AIM OF THE TASK ▸
Your answer should consist of the complete listing, repeated verbatim.

+---+

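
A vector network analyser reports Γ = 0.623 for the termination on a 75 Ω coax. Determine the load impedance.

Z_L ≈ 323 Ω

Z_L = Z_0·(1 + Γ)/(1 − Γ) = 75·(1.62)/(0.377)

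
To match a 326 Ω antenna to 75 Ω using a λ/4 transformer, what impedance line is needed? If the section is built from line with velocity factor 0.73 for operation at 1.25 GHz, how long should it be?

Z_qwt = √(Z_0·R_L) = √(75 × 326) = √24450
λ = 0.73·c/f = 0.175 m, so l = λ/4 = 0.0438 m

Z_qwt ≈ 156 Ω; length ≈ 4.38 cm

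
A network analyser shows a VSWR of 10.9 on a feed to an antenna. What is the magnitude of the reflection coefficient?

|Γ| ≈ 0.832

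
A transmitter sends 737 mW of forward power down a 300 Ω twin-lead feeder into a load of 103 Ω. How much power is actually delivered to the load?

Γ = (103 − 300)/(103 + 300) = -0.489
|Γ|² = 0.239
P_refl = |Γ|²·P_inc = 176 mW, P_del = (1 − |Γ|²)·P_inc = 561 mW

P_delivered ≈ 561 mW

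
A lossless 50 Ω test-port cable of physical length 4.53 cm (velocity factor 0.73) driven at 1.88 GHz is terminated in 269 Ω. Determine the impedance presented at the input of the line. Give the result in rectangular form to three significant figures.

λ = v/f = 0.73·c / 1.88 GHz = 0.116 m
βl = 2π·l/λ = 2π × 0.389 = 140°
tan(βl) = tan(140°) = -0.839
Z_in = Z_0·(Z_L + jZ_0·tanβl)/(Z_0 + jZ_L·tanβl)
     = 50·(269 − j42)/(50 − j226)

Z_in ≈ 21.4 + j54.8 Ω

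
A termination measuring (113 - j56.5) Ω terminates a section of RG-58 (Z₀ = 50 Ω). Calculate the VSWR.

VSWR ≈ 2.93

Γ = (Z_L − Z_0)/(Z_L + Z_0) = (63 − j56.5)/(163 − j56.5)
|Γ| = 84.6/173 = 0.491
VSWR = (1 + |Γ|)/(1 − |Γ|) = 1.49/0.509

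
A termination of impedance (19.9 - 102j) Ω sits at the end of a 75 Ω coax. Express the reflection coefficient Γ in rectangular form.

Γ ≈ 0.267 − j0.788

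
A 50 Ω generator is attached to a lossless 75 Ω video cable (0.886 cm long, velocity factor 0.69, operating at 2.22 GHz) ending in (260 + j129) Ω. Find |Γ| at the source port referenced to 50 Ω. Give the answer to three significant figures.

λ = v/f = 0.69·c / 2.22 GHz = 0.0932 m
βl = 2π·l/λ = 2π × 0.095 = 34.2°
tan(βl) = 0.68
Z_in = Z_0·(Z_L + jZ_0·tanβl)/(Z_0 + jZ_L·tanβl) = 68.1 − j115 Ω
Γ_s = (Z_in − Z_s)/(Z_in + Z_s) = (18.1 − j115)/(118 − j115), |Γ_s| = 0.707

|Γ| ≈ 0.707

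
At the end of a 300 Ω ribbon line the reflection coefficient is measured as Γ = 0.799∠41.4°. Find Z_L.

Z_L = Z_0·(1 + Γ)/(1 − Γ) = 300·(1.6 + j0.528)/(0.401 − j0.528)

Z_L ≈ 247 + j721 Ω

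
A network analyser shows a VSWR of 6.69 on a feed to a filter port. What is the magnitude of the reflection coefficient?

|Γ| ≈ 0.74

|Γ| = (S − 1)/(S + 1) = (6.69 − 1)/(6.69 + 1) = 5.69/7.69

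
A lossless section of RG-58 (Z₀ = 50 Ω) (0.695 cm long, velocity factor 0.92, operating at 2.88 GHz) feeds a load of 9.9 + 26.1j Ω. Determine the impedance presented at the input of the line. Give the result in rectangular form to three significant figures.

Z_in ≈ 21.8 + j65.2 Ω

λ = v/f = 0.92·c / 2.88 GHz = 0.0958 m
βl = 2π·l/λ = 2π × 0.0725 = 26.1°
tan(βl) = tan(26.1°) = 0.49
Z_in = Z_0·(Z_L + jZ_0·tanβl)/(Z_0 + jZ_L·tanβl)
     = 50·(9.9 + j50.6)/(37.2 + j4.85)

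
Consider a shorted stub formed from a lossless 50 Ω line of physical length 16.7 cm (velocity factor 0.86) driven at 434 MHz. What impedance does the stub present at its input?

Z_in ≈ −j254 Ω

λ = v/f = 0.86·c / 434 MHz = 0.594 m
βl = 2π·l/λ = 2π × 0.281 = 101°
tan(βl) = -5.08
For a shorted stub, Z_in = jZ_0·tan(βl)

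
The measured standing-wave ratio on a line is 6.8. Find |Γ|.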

+---+

TASK SOLUTION ▸
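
A vector network analyser reports Γ = 0.623 for the termination on a 75 Ω coax. Determine the load impedance.

Z_L ≈ 323 Ω

Z_L = Z_0·(1 + Γ)/(1 − Γ) = 75·(1.62)/(0.377)

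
To match a 326 Ω antenna to 75 Ω using a λ/4 transformer, what impedance line is needed? If the section is built from line with velocity factor 0.73 for operation at 1.25 GHz, how long should it be?

Z_qwt = √(Z_0·R_L) = √(75 × 326) = √24450
λ = 0.73·c/f = 0.175 m, so l = λ/4 = 0.0438 m

Z_qwt ≈ 156 Ω; length ≈ 4.38 cm

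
A network analyser shows a VSWR of 10.9 on a feed to an antenna. What is the magnitude of the reflection coefficient?

|Γ| ≈ 0.832

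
A transmitter sends 737 mW of forward power down a 300 Ω twin-lead feeder into a load of 103 Ω. How much power is actually delivered to the load?

Γ = (103 − 300)/(103 + 300) = -0.489
|Γ|² = 0.239
P_refl = |Γ|²·P_inc = 176 mW, P_del = (1 − |Γ|²)·P_inc = 561 mW

P_delivered ≈ 561 mW

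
A lossless 50 Ω test-port cable of physical length 4.53 cm (velocity factor 0.73) driven at 1.88 GHz is terminated in 269 Ω. Determine the impedance presented at the input of the line. Give the result in rectangular form to three significant figures.

λ = v/f = 0.73·c / 1.88 GHz = 0.116 m
βl = 2π·l/λ = 2π × 0.389 = 140°
tan(βl) = tan(140°) = -0.839
Z_in = Z_0·(Z_L + jZ_0·tanβl)/(Z_0 + jZ_L·tanβl)
     = 50·(269 − j42)/(50 − j226)

Z_in ≈ 21.4 + j54.8 Ω

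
A termination measuring (113 - j56.5) Ω terminates a section of RG-58 (Z₀ = 50 Ω). Calculate the VSWR.

VSWR ≈ 2.93

Γ = (Z_L − Z_0)/(Z_L + Z_0) = (63 − j56.5)/(163 − j56.5)
|Γ| = 84.6/173 = 0.491
VSWR = (1 + |Γ|)/(1 − |Γ|) = 1.49/0.509

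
A termination of impedance (19.9 - 102j) Ω sits at the end of a 75 Ω coax. Express the reflection coefficient Γ in rectangular form.

Γ ≈ 0.267 − j0.788

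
A 50 Ω generator is attached to a lossless 75 Ω video cable (0.886 cm long, velocity factor 0.69, operating at 2.22 GHz) ending in (260 + j129) Ω. Find |Γ| at the source port referenced to 50 Ω. Give the answer to three significant figures.

λ = v/f = 0.69·c / 2.22 GHz = 0.0932 m
βl = 2π·l/λ = 2π × 0.095 = 34.2°
tan(βl) = 0.68
Z_in = Z_0·(Z_L + jZ_0·tanβl)/(Z_0 + jZ_L·tanβl) = 68.1 − j115 Ω
Γ_s = (Z_in − Z_s)/(Z_in + Z_s) = (18.1 − j115)/(118 − j115), |Γ_s| = 0.707

|Γ| ≈ 0.707

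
At the end of a 300 Ω ribbon line the reflection coefficient is measured as Γ = 0.799∠41.4°. Find Z_L.

Z_L = Z_0·(1 + Γ)/(1 − Γ) = 300·(1.6 + j0.528)/(0.401 − j0.528)

Z_L ≈ 247 + j721 Ω

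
A network analyser shows a VSWR of 6.69 on a feed to a filter port. What is the magnitude of the reflection coefficient?

|Γ| ≈ 0.74

|Γ| = (S − 1)/(S + 1) = (6.69 − 1)/(6.69 + 1) = 5.69/7.69

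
A lossless section of RG-58 (Z₀ = 50 Ω) (0.695 cm long, velocity factor 0.92, operating at 2.88 GHz) feeds a load of 9.9 + 26.1j Ω. Determine the impedance presented at the input of the line. Give the result in rectangular form to three significant figures.

Z_in ≈ 21.8 + j65.2 Ω

λ = v/f = 0.92·c / 2.88 GHz = 0.0958 m
βl = 2π·l/λ = 2π × 0.0725 = 26.1°
tan(βl) = tan(26.1°) = 0.49
Z_in = Z_0·(Z_L + jZ_0·tanβl)/(Z_0 + jZ_L·tanβl)
     = 50·(9.9 + j50.6)/(37.2 + j4.85)

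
Consider a shorted stub formed from a lossless 50 Ω line of physical length 16.7 cm (velocity factor 0.86) driven at 434 MHz. What impedance does the stub present at its input?

Z_in ≈ −j254 Ω

λ = v/f = 0.86·c / 434 MHz = 0.594 m
βl = 2π·l/λ = 2π × 0.281 = 101°
tan(βl) = -5.08
For a shorted stub, Z_in = jZ_0·tan(βl)

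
The measured standing-wave ratio on a line is 6.8. Find |Γ|.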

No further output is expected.